──────── INPUT DATA ────────

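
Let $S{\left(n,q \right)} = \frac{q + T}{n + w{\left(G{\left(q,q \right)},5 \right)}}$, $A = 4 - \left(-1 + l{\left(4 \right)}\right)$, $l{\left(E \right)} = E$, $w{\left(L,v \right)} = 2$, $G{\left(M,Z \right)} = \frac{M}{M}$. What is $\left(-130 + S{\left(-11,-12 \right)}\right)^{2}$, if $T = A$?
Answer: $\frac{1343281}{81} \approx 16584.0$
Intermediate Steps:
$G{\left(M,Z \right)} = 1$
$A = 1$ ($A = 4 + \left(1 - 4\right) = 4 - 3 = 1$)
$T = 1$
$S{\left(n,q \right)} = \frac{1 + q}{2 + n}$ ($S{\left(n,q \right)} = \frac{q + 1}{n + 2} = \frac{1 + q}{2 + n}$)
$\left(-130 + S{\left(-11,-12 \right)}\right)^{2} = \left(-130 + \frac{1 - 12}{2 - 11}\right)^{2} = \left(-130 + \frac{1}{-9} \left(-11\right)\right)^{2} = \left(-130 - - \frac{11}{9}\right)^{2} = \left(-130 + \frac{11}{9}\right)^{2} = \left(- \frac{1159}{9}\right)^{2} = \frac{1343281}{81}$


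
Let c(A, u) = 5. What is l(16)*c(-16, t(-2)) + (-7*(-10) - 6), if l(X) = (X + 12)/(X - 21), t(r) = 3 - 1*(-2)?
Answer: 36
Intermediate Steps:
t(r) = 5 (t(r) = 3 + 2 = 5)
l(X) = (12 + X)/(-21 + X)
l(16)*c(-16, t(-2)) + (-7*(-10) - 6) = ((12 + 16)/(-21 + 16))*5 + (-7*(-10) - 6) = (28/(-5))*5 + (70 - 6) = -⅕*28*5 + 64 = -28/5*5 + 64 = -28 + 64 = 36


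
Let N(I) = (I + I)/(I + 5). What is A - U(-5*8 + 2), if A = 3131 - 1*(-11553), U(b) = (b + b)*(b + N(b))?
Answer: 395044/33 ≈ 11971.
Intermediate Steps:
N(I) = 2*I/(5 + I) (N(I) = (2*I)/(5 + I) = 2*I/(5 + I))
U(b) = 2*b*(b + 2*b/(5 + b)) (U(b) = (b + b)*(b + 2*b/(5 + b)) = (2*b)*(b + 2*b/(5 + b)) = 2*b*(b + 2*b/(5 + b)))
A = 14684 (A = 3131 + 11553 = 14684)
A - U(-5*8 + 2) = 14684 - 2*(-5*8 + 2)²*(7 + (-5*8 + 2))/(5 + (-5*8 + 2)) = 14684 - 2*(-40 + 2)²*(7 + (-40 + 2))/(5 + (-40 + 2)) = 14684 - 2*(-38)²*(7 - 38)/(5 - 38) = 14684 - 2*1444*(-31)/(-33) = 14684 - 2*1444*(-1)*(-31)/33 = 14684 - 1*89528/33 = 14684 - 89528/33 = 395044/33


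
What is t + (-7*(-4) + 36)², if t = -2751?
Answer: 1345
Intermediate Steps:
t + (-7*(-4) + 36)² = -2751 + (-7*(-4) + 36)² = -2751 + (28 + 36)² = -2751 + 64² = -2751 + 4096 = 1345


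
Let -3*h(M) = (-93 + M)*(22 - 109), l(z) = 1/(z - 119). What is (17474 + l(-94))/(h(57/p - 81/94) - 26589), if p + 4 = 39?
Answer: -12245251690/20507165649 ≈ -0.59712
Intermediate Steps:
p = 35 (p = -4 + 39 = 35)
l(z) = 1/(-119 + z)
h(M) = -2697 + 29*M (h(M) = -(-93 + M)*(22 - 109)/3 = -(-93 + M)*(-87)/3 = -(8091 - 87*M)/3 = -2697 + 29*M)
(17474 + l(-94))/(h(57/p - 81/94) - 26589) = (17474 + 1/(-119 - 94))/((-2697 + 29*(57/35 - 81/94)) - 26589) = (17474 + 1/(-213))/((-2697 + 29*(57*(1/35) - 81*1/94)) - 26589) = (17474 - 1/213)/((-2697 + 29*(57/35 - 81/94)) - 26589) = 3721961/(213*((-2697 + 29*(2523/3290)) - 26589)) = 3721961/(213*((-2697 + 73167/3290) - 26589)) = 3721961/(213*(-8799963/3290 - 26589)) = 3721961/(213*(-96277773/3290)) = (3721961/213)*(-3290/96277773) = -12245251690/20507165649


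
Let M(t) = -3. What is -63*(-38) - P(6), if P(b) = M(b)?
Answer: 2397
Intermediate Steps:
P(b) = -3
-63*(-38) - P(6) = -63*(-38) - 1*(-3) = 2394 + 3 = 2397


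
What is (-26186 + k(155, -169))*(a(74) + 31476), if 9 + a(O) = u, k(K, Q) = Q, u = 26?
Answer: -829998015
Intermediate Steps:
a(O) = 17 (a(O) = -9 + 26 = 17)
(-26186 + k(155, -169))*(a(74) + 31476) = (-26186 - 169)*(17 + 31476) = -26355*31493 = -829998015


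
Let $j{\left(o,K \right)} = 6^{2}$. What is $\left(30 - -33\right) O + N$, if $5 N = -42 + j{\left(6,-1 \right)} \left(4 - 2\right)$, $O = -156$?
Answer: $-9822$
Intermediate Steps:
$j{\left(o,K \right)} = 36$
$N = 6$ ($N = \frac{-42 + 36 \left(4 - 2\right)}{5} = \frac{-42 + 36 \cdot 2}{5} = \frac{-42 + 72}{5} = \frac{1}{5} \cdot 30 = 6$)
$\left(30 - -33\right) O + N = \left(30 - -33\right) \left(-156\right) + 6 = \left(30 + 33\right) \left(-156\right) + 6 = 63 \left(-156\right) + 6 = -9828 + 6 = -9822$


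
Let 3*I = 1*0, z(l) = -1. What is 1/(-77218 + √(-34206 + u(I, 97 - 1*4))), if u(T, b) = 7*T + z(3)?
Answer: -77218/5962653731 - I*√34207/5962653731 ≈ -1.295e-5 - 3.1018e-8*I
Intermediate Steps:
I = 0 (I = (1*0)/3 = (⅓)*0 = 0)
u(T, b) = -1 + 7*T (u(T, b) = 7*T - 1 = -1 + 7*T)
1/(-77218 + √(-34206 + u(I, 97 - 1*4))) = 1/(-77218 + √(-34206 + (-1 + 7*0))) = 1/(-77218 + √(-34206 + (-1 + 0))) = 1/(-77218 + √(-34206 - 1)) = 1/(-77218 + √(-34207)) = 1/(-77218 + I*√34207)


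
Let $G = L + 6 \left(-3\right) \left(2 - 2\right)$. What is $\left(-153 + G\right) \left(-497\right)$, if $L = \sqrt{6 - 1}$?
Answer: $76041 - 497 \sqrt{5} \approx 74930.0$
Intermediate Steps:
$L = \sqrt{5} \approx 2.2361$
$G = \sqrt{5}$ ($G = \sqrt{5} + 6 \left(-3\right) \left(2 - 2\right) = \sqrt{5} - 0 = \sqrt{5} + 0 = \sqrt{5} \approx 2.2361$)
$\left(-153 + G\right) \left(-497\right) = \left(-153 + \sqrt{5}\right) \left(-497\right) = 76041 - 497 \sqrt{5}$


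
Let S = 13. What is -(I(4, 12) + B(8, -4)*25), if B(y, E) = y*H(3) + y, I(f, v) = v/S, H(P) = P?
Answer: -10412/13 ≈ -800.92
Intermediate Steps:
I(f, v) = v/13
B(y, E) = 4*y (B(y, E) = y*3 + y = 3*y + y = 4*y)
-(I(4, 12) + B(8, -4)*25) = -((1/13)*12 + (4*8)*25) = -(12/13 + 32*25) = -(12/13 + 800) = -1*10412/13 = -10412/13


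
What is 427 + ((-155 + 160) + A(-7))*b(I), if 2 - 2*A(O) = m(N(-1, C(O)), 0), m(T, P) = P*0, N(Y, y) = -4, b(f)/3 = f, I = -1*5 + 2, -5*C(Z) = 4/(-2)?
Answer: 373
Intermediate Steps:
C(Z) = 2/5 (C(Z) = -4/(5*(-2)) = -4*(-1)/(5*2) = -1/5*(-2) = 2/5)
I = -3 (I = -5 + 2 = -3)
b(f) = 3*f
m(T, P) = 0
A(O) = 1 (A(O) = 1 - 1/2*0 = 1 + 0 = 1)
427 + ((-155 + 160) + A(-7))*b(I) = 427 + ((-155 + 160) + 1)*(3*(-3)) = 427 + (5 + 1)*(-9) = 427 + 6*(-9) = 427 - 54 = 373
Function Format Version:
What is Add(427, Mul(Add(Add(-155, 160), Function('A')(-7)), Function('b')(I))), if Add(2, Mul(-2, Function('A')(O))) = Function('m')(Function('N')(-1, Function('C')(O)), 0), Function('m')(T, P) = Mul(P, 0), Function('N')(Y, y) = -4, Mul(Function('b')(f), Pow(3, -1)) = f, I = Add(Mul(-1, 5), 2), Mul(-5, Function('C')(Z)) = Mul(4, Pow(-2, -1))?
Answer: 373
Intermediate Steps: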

────────

● WORK TO BE COMPLETED
Your answer should be a single number, namely how many lines of the data above hold "Function".

● TASK RESULT
2